For every line in the records that has the word "What", make a copy.

[DATASET RECORDS]
_ _ _ _

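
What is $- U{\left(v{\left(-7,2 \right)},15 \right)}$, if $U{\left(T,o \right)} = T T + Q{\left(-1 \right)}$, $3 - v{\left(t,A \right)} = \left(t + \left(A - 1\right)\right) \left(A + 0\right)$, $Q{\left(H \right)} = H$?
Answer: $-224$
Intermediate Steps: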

_ _ _ _

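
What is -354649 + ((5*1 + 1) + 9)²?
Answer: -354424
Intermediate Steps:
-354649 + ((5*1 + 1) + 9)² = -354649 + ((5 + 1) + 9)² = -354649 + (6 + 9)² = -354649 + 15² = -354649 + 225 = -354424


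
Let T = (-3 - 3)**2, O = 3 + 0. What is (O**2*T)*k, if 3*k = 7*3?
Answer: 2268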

_ _ _ _

[TASK RESULT]
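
What is $- U{\left(v{\left(-7,2 \right)},15 \right)}$, if $U{\left(T,o \right)} = T T + Q{\left(-1 \right)}$, $3 - v{\left(t,A \right)} = \left(t + \left(A - 1\right)\right) \left(A + 0\right)$, $Q{\left(H \right)} = H$?
What is -354649 + ((5*1 + 1) + 9)²?
Let T = (-3 - 3)**2, O = 3 + 0. What is (O**2*T)*k, if 3*k = 7*3?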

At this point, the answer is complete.